**HOW TO COMPLETE THIS TASK**
For this exercise, restate the data below with no change at all.

**PROVIDED DATA**
+++++

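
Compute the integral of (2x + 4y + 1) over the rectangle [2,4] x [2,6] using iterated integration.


By Fubini, integrate in x first, then y.
Step 1: Fix y, integrate over x in [2,4]:
  integral(2x + 4y + 1, x=2..4)
  = 2*(4^2 - 2^2)/2 + (4y + 1)*(4 - 2)
  = 12 + (4y + 1)*2
  = 12 + 8y + 2
  = 14 + 8y
Step 2: Integrate over y in [2,6]:
  integral(14 + 8y, y=2..6)
  = 14*4 + 8*(6^2 - 2^2)/2
  = 56 + 128
  = 184


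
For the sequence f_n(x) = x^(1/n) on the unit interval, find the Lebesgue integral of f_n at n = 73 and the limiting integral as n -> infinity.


At n = 73: f_73(x) = x^(1/73).
Step 1: integral(x^(1/73), 0, 1) = [x^(1/73+1) / (1/73+1)] from 0 to 1
     = 1 / (1/73 + 1) = 1 / ((73+1)/73) = 73/(73+1)
     = 73/74 = 0.986486
Step 2: As n -> infinity, f_n(x) = x^(1/n) -> 1 for x in (0,1], and f_n is increasing in n.
By MCT, lim_n integral(f_n) = integral(lim_n f_n) = integral(1, 0, 1) = 1.
Step 3: Verify convergence: 73/74 = 0.986486 -> 1


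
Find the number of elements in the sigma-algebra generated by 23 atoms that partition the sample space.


Each element of the sigma-algebra is a union of some subset of the 23 atoms.
The number of such subsets is 2^23 = 8388608.


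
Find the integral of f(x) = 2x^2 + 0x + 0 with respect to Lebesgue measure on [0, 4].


The Lebesgue integral of a Riemann-integrable function agrees with the Riemann integral.
Antiderivative F(x) = (2/3)x^3 + (0/2)x^2 + 0x
F(4) = (2/3)*4^3 + (0/2)*4^2 + 0*4
     = (2/3)*64 + (0/2)*16 + 0*4
     = 42.666667 + 0.0 + 0
     = 42.666667
F(0) = 0.0
Integral = F(4) - F(0) = 42.666667 - 0.0 = 42.666667


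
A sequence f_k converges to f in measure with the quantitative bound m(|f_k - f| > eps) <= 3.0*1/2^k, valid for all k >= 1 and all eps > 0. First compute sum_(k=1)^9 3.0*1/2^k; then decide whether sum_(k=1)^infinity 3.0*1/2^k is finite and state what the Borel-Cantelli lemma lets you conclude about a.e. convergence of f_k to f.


Step 1: List the terms 3.0*1/2^k for k = 1 to 9:
  k=1: 1.5
  k=2: 0.75
  k=3: 0.375
  k=4: 0.1875
  k=5: 0.09375
  k=6: 0.046875
  k=7: 0.023438
  k=8: 0.011719
  k=9: 0.005859
Step 2: Partial sum = 1.5 + 0.75 + 0.375 + 0.1875 + 0.09375 + 0.046875 + 0.023438 + 0.011719 + 0.005859
     = 2.994141
Step 3: The full series sum_(k>=1) 3.0*1/2^k converges (geometric series with ratio 1/2 < 1; a constant multiple of a convergent series converges).
Step 4: Fix eps > 0. Since sum_k m(|f_k - f| > eps) < infinity, the Borel-Cantelli lemma gives
        m(limsup_k {|f_k - f| > eps}) = 0, i.e. for a.e. x, |f_k(x) - f(x)| <= eps for all large k.
        Applying this with eps = 1/j for j = 1, 2, ... and intersecting the countably many full-measure sets,
        for a.e. x we get limsup_k |f_k(x) - f(x)| <= 1/j for every j, hence f_k -> f almost everywhere.
Conclusion: series converges; Borel-Cantelli yields f_k -> f a.e.


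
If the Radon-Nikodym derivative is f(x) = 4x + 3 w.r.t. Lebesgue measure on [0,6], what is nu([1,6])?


nu(A) = integral_A (dnu/dmu) dmu = integral_1^6 (4x + 3) dx
Step 1: Antiderivative F(x) = (4/2)x^2 + 3x
Step 2: F(6) = (4/2)*6^2 + 3*6 = 72 + 18 = 90
Step 3: F(1) = (4/2)*1^2 + 3*1 = 2 + 3 = 5
Step 4: nu([1,6]) = F(6) - F(1) = 90 - 5 = 85


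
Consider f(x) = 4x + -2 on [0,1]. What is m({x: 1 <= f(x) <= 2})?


f^(-1)([1, 2]) = {x : 1 <= 4x + -2 <= 2}
Solving: (1 - -2)/4 <= x <= (2 - -2)/4
= [0.75, 1]
Intersecting with [0,1]: [0.75, 1]
Measure = 1 - 0.75 = 0.25


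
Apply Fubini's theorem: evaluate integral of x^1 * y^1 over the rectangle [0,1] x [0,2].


By Fubini's theorem, the double integral factors as a product of single integrals:
Step 1: integral_0^1 x^1 dx = [x^2/2] from 0 to 1
     = 1^2/2 = 0.5
Step 2: integral_0^2 y^1 dy = [y^2/2] from 0 to 2
     = 2^2/2 = 2
Step 3: Double integral = 0.5 * 2 = 1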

+++++

**ANSWER TO THIS PROBLEM**
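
Compute the integral of (2x + 4y + 1) over the rectangle [2,4] x [2,6] using iterated integration.


By Fubini, integrate in x first, then y.
Step 1: Fix y, integrate over x in [2,4]:
  integral(2x + 4y + 1, x=2..4)
  = 2*(4^2 - 2^2)/2 + (4y + 1)*(4 - 2)
  = 12 + (4y + 1)*2
  = 12 + 8y + 2
  = 14 + 8y
Step 2: Integrate over y in [2,6]:
  integral(14 + 8y, y=2..6)
  = 14*4 + 8*(6^2 - 2^2)/2
  = 56 + 128
  = 184


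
For the sequence f_n(x) = x^(1/n) on the unit interval, find the Lebesgue integral of f_n at n = 73 and the limiting integral as n -> infinity.


At n = 73: f_73(x) = x^(1/73).
Step 1: integral(x^(1/73), 0, 1) = [x^(1/73+1) / (1/73+1)] from 0 to 1
     = 1 / (1/73 + 1) = 1 / ((73+1)/73) = 73/(73+1)
     = 73/74 = 0.986486
Step 2: As n -> infinity, f_n(x) = x^(1/n) -> 1 for x in (0,1], and f_n is increasing in n.
By MCT, lim_n integral(f_n) = integral(lim_n f_n) = integral(1, 0, 1) = 1.
Step 3: Verify convergence: 73/74 = 0.986486 -> 1


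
Find the number of elements in the sigma-algebra generated by 23 atoms that partition the sample space.


Each element of the sigma-algebra is a union of some subset of the 23 atoms.
The number of such subsets is 2^23 = 8388608.


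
Find the integral of f(x) = 2x^2 + 0x + 0 with respect to Lebesgue measure on [0, 4].


The Lebesgue integral of a Riemann-integrable function agrees with the Riemann integral.
Antiderivative F(x) = (2/3)x^3 + (0/2)x^2 + 0x
F(4) = (2/3)*4^3 + (0/2)*4^2 + 0*4
     = (2/3)*64 + (0/2)*16 + 0*4
     = 42.666667 + 0.0 + 0
     = 42.666667
F(0) = 0.0
Integral = F(4) - F(0) = 42.666667 - 0.0 = 42.666667


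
A sequence f_k converges to f in measure with the quantitative bound m(|f_k - f| > eps) <= 3.0*1/2^k, valid for all k >= 1 and all eps > 0. First compute sum_(k=1)^9 3.0*1/2^k; then decide whether sum_(k=1)^infinity 3.0*1/2^k is finite and state what the Borel-Cantelli lemma lets you conclude about a.e. convergence of f_k to f.


Step 1: List the terms 3.0*1/2^k for k = 1 to 9:
  k=1: 1.5
  k=2: 0.75
  k=3: 0.375
  k=4: 0.1875
  k=5: 0.09375
  k=6: 0.046875
  k=7: 0.023438
  k=8: 0.011719
  k=9: 0.005859
Step 2: Partial sum = 1.5 + 0.75 + 0.375 + 0.1875 + 0.09375 + 0.046875 + 0.023438 + 0.011719 + 0.005859
     = 2.994141
Step 3: The full series sum_(k>=1) 3.0*1/2^k converges (geometric series with ratio 1/2 < 1; a constant multiple of a convergent series converges).
Step 4: Fix eps > 0. Since sum_k m(|f_k - f| > eps) < infinity, the Borel-Cantelli lemma gives
        m(limsup_k {|f_k - f| > eps}) = 0, i.e. for a.e. x, |f_k(x) - f(x)| <= eps for all large k.
        Applying this with eps = 1/j for j = 1, 2, ... and intersecting the countably many full-measure sets,
        for a.e. x we get limsup_k |f_k(x) - f(x)| <= 1/j for every j, hence f_k -> f almost everywhere.
Conclusion: series converges; Borel-Cantelli yields f_k -> f a.e.


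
If the Radon-Nikodym derivative is f(x) = 4x + 3 w.r.t. Lebesgue measure on [0,6], what is nu([1,6])?


nu(A) = integral_A (dnu/dmu) dmu = integral_1^6 (4x + 3) dx
Step 1: Antiderivative F(x) = (4/2)x^2 + 3x
Step 2: F(6) = (4/2)*6^2 + 3*6 = 72 + 18 = 90
Step 3: F(1) = (4/2)*1^2 + 3*1 = 2 + 3 = 5
Step 4: nu([1,6]) = F(6) - F(1) = 90 - 5 = 85


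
Consider f(x) = 4x + -2 on [0,1]. What is m({x: 1 <= f(x) <= 2})?


f^(-1)([1, 2]) = {x : 1 <= 4x + -2 <= 2}
Solving: (1 - -2)/4 <= x <= (2 - -2)/4
= [0.75, 1]
Intersecting with [0,1]: [0.75, 1]
Measure = 1 - 0.75 = 0.25


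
Apply Fubini's theorem: evaluate integral of x^1 * y^1 over the rectangle [0,1] x [0,2].


By Fubini's theorem, the double integral factors as a product of single integrals:
Step 1: integral_0^1 x^1 dx = [x^2/2] from 0 to 1
     = 1^2/2 = 0.5
Step 2: integral_0^2 y^1 dy = [y^2/2] from 0 to 2
     = 2^2/2 = 2
Step 3: Double integral = 0.5 * 2 = 1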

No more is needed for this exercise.